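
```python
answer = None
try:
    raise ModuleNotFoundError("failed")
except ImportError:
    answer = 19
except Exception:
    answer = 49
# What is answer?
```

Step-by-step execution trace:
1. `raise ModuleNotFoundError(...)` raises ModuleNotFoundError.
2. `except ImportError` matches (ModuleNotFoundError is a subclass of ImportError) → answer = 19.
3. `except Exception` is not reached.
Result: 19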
☆ ☆ ☆ ☆
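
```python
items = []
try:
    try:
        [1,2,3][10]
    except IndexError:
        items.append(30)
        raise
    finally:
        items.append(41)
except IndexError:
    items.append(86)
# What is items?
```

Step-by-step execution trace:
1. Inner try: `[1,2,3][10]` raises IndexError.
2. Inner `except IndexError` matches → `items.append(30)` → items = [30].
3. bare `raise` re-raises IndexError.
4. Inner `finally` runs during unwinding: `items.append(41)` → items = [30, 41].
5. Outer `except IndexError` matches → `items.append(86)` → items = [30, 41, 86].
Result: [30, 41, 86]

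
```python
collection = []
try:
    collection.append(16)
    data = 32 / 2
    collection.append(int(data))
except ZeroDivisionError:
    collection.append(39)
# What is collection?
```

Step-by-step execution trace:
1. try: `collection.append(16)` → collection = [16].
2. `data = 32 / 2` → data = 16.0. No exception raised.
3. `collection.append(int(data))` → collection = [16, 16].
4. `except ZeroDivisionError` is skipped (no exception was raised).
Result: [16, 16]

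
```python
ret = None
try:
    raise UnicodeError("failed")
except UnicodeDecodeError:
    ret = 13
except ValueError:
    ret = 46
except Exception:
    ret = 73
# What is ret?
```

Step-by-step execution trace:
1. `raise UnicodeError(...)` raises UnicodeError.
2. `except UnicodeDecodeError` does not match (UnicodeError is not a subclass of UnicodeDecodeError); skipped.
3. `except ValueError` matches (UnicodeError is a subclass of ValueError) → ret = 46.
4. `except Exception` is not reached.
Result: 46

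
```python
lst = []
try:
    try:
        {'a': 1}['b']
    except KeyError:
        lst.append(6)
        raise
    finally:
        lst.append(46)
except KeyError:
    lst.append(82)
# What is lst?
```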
☆ ☆ ☆ ☆
(ACTIVITY) Read the listing line by line, and copy each line in which the word "What" is found.

(ANSWER SPACE)
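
# What is answer?
# What is items?
# What is collection?
# What is ret?
# What is lst?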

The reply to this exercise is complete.